= Exercise directions =
Retype the data that follows with no alterations, please.

___ Data extract ___

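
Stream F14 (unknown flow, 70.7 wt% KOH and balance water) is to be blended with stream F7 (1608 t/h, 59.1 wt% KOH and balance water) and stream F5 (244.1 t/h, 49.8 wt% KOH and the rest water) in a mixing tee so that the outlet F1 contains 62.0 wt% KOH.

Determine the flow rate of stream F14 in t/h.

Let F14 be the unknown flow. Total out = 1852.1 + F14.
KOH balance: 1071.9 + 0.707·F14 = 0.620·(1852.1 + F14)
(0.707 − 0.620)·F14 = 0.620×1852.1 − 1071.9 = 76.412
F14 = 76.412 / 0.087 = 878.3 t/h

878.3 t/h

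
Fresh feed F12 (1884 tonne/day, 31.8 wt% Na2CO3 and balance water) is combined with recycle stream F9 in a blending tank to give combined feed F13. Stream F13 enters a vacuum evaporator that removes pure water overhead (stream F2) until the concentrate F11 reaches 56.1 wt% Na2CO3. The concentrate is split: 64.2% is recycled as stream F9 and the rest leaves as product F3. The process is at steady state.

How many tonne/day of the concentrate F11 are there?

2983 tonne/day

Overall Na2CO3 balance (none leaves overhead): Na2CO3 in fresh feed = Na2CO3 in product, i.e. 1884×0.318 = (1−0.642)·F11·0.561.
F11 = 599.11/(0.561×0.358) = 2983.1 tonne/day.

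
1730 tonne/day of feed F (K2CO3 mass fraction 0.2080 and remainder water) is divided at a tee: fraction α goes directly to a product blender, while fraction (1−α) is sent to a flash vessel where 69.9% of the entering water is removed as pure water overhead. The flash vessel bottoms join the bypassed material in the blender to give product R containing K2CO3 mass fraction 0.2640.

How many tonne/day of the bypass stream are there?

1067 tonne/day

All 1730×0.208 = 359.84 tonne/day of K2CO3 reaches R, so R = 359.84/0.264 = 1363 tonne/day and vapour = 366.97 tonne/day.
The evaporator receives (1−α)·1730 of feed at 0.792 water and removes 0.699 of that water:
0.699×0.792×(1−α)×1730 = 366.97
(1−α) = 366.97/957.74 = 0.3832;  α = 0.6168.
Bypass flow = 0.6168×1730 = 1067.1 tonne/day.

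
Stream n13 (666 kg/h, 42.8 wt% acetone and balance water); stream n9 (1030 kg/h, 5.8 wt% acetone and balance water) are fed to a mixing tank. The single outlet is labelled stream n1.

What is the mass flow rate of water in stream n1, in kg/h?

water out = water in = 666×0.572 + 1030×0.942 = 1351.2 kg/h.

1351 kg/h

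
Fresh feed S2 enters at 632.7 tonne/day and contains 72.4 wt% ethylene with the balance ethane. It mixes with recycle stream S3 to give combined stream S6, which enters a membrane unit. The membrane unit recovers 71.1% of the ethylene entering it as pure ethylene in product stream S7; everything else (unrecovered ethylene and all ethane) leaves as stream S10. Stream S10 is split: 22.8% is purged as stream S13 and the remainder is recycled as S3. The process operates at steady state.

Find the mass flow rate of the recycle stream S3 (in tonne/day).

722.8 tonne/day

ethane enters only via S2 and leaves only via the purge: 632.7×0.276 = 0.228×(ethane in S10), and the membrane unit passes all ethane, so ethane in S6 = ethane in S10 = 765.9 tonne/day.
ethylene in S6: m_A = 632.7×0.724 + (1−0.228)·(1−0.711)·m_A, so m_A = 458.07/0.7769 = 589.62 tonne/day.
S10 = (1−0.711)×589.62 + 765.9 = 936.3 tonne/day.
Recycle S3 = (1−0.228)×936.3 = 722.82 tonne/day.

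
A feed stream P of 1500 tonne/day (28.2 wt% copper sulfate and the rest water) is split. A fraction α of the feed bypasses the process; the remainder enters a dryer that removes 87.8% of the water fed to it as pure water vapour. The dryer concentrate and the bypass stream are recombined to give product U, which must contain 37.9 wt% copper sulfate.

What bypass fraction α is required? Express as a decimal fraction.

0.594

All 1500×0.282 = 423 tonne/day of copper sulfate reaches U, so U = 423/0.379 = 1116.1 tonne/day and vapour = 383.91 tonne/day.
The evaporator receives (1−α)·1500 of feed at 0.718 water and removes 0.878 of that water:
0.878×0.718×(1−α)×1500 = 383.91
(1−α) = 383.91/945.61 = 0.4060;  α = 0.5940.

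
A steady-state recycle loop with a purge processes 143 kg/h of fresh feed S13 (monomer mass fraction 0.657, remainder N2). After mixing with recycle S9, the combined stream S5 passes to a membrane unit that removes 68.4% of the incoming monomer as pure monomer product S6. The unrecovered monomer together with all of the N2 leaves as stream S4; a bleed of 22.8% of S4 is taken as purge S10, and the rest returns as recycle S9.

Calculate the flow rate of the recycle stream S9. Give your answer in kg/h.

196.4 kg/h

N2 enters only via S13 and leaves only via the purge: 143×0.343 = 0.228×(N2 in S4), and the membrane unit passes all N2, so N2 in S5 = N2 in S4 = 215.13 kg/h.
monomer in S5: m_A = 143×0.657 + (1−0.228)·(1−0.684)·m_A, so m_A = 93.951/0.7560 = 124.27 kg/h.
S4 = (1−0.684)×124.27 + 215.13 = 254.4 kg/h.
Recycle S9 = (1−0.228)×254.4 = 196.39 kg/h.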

___

= Result =
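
Stream F14 (unknown flow, 70.7 wt% KOH and balance water) is to be blended with stream F7 (1608 t/h, 59.1 wt% KOH and balance water) and stream F5 (244.1 t/h, 49.8 wt% KOH and the rest water) in a mixing tee so that the outlet F1 contains 62.0 wt% KOH.

Determine the flow rate of stream F14 in t/h.

Let F14 be the unknown flow. Total out = 1852.1 + F14.
KOH balance: 1071.9 + 0.707·F14 = 0.620·(1852.1 + F14)
(0.707 − 0.620)·F14 = 0.620×1852.1 − 1071.9 = 76.412
F14 = 76.412 / 0.087 = 878.3 t/h

878.3 t/h

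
Fresh feed F12 (1884 tonne/day, 31.8 wt% Na2CO3 and balance water) is combined with recycle stream F9 in a blending tank to give combined feed F13. Stream F13 enters a vacuum evaporator that removes pure water overhead (stream F2) until the concentrate F11 reaches 56.1 wt% Na2CO3. The concentrate is split: 64.2% is recycled as stream F9 and the rest leaves as product F3. The process is at steady state.

How many tonne/day of the concentrate F11 are there?

2983 tonne/day

Overall Na2CO3 balance (none leaves overhead): Na2CO3 in fresh feed = Na2CO3 in product, i.e. 1884×0.318 = (1−0.642)·F11·0.561.
F11 = 599.11/(0.561×0.358) = 2983.1 tonne/day.

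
1730 tonne/day of feed F (K2CO3 mass fraction 0.2080 and remainder water) is divided at a tee: fraction α goes directly to a product blender, while fraction (1−α) is sent to a flash vessel where 69.9% of the entering water is removed as pure water overhead. The flash vessel bottoms join the bypassed material in the blender to give product R containing K2CO3 mass fraction 0.2640.

How many tonne/day of the bypass stream are there?

1067 tonne/day

All 1730×0.208 = 359.84 tonne/day of K2CO3 reaches R, so R = 359.84/0.264 = 1363 tonne/day and vapour = 366.97 tonne/day.
The evaporator receives (1−α)·1730 of feed at 0.792 water and removes 0.699 of that water:
0.699×0.792×(1−α)×1730 = 366.97
(1−α) = 366.97/957.74 = 0.3832;  α = 0.6168.
Bypass flow = 0.6168×1730 = 1067.1 tonne/day.

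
Stream n13 (666 kg/h, 42.8 wt% acetone and balance water); stream n9 (1030 kg/h, 5.8 wt% acetone and balance water) are fed to a mixing tank. The single outlet is labelled stream n1.

What is the mass flow rate of water in stream n1, in kg/h?

water out = water in = 666×0.572 + 1030×0.942 = 1351.2 kg/h.

1351 kg/h

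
Fresh feed S2 enters at 632.7 tonne/day and contains 72.4 wt% ethylene with the balance ethane. It mixes with recycle stream S3 to give combined stream S6, which enters a membrane unit. The membrane unit recovers 71.1% of the ethylene entering it as pure ethylene in product stream S7; everything else (unrecovered ethylene and all ethane) leaves as stream S10. Stream S10 is split: 22.8% is purged as stream S13 and the remainder is recycled as S3. The process operates at steady state.

Find the mass flow rate of the recycle stream S3 (in tonne/day).

722.8 tonne/day

ethane enters only via S2 and leaves only via the purge: 632.7×0.276 = 0.228×(ethane in S10), and the membrane unit passes all ethane, so ethane in S6 = ethane in S10 = 765.9 tonne/day.
ethylene in S6: m_A = 632.7×0.724 + (1−0.228)·(1−0.711)·m_A, so m_A = 458.07/0.7769 = 589.62 tonne/day.
S10 = (1−0.711)×589.62 + 765.9 = 936.3 tonne/day.
Recycle S3 = (1−0.228)×936.3 = 722.82 tonne/day.

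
A feed stream P of 1500 tonne/day (28.2 wt% copper sulfate and the rest water) is split. A fraction α of the feed bypasses the process; the remainder enters a dryer that removes 87.8% of the water fed to it as pure water vapour. The dryer concentrate and the bypass stream are recombined to give product U, which must contain 37.9 wt% copper sulfate.

What bypass fraction α is required? Express as a decimal fraction.

0.594

All 1500×0.282 = 423 tonne/day of copper sulfate reaches U, so U = 423/0.379 = 1116.1 tonne/day and vapour = 383.91 tonne/day.
The evaporator receives (1−α)·1500 of feed at 0.718 water and removes 0.878 of that water:
0.878×0.718×(1−α)×1500 = 383.91
(1−α) = 383.91/945.61 = 0.4060;  α = 0.5940.

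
A steady-state recycle loop with a purge processes 143 kg/h of fresh feed S13 (monomer mass fraction 0.657, remainder N2). After mixing with recycle S9, the combined stream S5 passes to a membrane unit that removes 68.4% of the incoming monomer as pure monomer product S6. The unrecovered monomer together with all of the N2 leaves as stream S4; a bleed of 22.8% of S4 is taken as purge S10, and the rest returns as recycle S9.

Calculate the flow rate of the recycle stream S9. Give your answer in kg/h.

196.4 kg/h

N2 enters only via S13 and leaves only via the purge: 143×0.343 = 0.228×(N2 in S4), and the membrane unit passes all N2, so N2 in S5 = N2 in S4 = 215.13 kg/h.
monomer in S5: m_A = 143×0.657 + (1−0.228)·(1−0.684)·m_A, so m_A = 93.951/0.7560 = 124.27 kg/h.
S4 = (1−0.684)×124.27 + 215.13 = 254.4 kg/h.
Recycle S9 = (1−0.228)×254.4 = 196.39 kg/h.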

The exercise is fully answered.